Work to be completed :: Your task is to copy each line of the records that includes the string "following".

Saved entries

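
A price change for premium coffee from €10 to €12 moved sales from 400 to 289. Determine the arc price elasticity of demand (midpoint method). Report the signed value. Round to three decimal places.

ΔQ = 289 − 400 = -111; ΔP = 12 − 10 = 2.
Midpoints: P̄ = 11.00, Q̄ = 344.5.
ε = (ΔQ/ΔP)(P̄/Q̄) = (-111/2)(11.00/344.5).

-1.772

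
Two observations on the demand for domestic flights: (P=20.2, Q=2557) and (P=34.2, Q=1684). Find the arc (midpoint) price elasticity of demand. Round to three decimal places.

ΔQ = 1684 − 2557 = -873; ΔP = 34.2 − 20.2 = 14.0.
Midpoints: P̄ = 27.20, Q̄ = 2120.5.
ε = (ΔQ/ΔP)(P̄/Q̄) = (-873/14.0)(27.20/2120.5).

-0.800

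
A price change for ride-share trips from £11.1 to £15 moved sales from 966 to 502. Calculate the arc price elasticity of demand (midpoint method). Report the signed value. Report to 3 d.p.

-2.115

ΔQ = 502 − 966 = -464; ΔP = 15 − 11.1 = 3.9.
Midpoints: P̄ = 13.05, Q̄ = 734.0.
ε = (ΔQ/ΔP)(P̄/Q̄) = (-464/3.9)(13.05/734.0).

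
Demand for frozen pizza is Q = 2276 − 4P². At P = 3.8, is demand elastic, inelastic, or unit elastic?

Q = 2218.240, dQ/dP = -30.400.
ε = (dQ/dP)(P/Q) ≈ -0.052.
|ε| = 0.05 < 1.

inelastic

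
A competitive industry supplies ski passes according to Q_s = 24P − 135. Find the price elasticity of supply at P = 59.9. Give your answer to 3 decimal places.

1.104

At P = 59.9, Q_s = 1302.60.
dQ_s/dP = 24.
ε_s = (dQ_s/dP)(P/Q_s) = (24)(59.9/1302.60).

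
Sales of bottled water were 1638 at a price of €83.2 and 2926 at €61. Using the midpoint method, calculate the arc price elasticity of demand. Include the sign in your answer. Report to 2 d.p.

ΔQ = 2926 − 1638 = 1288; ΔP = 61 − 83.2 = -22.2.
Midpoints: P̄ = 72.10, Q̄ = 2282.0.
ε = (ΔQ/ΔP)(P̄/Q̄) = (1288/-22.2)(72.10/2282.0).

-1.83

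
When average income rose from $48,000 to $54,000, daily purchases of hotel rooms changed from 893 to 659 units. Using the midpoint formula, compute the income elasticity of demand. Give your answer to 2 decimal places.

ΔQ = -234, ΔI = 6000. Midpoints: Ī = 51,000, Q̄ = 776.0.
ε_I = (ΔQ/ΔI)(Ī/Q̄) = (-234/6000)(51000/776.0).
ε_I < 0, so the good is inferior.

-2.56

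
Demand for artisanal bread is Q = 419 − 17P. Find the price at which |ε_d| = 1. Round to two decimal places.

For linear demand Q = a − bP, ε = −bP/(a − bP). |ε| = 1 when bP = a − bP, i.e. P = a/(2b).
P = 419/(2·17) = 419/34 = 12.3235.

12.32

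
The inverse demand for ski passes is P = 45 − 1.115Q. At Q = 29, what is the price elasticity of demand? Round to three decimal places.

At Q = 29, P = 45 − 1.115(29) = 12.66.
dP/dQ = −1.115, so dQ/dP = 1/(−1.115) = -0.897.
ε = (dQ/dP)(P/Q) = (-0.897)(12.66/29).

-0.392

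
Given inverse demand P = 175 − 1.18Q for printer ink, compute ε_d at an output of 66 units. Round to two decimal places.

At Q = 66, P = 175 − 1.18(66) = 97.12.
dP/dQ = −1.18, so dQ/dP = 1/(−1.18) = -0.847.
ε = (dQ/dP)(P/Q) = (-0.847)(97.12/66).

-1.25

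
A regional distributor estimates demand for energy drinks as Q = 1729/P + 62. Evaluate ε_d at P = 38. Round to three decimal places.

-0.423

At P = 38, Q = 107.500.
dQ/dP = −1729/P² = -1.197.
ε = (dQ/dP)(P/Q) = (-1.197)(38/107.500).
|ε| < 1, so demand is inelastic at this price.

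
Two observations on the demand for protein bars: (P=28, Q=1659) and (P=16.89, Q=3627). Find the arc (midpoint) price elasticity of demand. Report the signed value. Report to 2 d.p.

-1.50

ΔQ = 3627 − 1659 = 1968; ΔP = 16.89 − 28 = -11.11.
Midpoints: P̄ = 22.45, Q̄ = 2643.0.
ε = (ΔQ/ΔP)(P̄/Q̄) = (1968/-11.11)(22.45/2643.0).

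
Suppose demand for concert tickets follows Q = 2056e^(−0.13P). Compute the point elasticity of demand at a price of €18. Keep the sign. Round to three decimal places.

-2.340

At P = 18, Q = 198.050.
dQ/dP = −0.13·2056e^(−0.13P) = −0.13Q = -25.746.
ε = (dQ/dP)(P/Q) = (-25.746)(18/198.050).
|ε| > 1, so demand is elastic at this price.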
--
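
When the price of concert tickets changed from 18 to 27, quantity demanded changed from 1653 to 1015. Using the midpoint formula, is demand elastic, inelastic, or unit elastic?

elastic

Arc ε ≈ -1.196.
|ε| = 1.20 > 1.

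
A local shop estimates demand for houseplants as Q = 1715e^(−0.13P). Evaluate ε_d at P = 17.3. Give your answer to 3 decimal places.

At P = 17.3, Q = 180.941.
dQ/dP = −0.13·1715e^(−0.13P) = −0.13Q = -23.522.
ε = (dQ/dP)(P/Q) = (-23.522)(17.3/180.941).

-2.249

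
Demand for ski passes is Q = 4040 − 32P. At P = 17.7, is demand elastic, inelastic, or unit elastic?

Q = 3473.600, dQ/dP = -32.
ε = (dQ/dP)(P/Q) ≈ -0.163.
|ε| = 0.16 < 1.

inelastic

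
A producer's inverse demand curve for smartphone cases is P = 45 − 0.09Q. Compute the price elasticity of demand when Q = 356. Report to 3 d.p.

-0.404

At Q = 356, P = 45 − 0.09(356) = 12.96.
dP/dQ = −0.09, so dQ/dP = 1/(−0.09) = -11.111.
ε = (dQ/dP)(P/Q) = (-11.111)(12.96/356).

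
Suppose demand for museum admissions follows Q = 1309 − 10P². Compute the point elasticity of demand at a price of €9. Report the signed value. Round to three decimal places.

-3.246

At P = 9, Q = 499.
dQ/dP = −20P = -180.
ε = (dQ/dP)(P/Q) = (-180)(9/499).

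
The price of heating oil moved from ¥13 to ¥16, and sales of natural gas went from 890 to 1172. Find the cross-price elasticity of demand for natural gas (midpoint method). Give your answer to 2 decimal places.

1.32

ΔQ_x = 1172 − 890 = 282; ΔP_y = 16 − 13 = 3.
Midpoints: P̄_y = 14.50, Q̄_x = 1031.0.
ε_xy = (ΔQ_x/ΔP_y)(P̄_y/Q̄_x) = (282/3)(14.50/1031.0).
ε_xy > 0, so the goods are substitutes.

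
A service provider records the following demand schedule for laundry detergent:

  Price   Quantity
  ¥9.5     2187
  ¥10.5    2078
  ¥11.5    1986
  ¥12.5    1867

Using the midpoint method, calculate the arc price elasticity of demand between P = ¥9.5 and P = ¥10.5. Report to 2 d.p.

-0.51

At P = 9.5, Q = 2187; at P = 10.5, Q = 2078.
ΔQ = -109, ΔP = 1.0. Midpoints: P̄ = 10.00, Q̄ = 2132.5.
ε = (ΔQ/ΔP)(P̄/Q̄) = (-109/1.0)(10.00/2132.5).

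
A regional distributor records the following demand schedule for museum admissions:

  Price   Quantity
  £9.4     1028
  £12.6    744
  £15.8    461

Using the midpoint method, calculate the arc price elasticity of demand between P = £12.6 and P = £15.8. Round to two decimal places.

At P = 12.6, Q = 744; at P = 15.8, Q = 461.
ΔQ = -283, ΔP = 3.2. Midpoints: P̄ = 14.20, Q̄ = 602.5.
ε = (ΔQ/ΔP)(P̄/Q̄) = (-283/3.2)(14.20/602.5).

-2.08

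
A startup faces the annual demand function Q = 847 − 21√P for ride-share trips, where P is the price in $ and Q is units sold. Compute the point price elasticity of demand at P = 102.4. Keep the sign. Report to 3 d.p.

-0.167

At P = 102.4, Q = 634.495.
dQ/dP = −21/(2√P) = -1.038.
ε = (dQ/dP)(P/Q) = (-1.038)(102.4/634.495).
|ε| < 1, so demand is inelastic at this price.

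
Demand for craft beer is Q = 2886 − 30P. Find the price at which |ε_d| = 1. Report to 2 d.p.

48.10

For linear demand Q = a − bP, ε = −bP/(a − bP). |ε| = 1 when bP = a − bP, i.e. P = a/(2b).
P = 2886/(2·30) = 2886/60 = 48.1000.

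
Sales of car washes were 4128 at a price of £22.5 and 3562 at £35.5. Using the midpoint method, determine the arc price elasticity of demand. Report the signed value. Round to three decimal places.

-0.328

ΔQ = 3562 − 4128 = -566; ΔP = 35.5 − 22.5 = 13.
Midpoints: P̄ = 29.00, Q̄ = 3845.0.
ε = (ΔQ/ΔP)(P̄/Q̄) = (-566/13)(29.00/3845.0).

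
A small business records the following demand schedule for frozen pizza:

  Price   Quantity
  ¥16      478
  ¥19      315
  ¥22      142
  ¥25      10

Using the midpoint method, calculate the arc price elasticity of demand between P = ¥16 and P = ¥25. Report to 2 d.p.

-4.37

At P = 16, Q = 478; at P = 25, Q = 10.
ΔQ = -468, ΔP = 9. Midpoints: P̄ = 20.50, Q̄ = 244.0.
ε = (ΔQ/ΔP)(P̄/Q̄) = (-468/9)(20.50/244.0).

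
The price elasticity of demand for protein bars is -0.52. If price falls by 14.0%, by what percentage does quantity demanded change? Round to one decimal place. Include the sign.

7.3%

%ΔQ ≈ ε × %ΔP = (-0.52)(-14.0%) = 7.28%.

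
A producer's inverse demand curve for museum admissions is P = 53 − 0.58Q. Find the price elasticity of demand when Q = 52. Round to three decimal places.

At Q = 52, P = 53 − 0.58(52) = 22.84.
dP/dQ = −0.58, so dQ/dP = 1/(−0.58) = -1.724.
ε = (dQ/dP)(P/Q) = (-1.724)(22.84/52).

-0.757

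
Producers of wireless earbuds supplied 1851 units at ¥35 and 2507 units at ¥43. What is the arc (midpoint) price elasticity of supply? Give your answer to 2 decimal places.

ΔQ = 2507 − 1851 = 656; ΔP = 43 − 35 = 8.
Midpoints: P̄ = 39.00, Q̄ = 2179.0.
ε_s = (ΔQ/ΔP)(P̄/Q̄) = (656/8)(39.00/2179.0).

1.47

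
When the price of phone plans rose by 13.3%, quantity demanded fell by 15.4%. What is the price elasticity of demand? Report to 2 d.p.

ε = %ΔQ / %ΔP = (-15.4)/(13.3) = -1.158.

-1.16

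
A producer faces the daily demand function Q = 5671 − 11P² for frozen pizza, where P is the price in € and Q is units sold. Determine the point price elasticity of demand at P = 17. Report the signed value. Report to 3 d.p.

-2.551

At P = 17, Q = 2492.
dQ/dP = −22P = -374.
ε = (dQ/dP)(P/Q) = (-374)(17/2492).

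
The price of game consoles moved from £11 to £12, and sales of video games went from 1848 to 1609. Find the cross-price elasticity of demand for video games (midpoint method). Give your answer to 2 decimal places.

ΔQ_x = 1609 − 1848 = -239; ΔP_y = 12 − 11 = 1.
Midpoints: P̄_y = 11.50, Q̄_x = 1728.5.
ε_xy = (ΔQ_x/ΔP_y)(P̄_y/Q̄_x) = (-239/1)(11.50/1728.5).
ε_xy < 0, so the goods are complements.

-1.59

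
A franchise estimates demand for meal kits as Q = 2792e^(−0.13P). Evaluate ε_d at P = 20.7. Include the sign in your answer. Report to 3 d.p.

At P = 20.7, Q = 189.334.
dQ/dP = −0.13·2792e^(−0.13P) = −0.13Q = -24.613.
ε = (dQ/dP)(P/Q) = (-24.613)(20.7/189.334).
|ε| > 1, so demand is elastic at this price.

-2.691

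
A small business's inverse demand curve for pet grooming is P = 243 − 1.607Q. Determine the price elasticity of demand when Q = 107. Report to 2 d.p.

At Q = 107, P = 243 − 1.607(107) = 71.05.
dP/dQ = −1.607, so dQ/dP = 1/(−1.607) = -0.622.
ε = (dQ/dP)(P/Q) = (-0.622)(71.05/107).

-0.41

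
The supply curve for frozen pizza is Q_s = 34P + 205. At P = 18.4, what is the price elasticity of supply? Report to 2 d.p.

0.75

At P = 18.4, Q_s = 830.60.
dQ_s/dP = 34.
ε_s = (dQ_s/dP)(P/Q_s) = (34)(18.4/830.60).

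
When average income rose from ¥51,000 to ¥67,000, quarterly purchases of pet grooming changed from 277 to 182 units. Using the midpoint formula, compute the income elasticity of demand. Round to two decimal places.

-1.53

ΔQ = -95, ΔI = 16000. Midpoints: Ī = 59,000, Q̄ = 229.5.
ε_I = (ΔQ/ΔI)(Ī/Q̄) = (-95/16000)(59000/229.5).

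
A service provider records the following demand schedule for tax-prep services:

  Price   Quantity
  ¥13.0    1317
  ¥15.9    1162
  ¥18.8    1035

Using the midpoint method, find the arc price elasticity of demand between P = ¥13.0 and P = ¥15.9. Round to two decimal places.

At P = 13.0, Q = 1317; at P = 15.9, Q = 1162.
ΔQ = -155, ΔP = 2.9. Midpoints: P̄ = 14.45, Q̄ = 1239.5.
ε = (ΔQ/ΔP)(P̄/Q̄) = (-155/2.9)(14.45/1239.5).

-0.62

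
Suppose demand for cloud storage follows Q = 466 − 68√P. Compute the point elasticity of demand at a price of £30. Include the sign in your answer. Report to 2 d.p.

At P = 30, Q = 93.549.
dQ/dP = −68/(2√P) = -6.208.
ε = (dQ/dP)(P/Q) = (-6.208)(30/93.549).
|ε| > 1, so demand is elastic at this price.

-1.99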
==
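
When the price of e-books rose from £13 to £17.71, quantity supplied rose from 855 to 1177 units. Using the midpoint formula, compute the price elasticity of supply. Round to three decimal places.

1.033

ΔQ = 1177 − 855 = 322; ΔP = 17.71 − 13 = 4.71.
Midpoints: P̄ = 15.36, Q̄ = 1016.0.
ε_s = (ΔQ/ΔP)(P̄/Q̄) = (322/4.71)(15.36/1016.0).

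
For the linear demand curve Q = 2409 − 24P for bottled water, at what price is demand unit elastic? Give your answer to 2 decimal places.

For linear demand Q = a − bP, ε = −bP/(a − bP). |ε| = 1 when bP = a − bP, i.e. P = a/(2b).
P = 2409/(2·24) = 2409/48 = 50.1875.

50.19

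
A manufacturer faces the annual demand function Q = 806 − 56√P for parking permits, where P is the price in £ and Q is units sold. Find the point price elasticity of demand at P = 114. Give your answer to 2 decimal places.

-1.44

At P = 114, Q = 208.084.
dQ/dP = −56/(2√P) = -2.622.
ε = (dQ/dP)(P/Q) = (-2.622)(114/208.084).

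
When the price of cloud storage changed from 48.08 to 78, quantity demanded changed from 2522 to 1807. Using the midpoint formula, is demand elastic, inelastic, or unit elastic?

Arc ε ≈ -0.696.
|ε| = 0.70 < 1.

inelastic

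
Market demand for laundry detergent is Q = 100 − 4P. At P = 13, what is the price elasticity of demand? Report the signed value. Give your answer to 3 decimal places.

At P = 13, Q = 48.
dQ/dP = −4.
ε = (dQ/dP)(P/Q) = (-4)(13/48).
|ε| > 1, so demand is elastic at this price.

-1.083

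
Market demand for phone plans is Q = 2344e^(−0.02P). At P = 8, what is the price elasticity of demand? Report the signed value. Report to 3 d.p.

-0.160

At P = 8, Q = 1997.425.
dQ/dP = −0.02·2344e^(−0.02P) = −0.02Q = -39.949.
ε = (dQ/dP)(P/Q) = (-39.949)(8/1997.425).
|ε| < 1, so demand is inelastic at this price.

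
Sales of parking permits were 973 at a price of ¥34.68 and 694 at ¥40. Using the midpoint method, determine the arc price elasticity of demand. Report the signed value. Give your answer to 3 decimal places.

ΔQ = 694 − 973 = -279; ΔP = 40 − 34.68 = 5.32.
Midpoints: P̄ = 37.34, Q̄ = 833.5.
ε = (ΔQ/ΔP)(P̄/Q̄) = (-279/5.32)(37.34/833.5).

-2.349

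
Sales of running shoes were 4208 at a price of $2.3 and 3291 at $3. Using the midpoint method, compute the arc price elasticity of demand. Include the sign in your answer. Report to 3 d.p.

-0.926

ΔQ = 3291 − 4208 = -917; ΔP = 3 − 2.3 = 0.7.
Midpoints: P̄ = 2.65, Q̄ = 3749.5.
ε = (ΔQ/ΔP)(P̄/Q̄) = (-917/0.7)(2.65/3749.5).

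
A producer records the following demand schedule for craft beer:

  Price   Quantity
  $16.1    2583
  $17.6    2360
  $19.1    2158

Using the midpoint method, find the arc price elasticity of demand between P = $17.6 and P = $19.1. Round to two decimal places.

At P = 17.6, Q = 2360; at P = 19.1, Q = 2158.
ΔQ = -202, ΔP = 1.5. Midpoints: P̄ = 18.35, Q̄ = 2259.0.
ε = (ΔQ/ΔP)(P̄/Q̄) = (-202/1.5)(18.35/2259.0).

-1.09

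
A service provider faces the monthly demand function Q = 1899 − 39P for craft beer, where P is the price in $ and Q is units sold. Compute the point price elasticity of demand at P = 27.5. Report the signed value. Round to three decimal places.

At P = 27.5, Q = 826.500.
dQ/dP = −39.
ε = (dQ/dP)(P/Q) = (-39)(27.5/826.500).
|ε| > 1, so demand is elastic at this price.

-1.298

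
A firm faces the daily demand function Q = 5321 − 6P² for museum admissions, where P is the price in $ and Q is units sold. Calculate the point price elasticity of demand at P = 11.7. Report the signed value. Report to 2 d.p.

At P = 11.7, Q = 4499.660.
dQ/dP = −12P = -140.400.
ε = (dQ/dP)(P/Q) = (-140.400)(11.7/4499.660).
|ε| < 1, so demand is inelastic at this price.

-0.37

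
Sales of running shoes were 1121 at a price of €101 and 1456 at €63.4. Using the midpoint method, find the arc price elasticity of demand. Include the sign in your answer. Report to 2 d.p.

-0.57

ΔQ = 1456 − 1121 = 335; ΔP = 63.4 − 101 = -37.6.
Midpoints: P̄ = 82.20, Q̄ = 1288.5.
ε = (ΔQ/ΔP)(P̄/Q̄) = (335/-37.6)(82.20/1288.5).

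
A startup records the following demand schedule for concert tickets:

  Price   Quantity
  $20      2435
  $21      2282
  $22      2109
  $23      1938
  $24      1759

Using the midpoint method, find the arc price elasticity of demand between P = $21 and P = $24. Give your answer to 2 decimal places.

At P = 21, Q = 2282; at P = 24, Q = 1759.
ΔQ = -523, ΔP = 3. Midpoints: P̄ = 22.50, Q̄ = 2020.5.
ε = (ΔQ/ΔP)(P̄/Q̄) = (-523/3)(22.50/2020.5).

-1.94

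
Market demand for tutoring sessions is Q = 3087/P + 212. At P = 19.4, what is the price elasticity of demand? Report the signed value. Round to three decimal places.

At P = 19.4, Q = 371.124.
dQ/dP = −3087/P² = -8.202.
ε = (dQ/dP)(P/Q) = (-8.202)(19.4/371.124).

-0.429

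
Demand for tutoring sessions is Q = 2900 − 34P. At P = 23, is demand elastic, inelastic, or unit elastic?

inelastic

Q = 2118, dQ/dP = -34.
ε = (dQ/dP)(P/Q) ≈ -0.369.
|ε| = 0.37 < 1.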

Worked solution ::
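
A service provider records the following demand schedule for laundry detergent:
A regional distributor records the following demand schedule for museum admissions:
A small business records the following demand schedule for frozen pizza:
A service provider records the following demand schedule for tax-prep services:
A producer records the following demand schedule for craft beer:
A startup records the following demand schedule for concert tickets: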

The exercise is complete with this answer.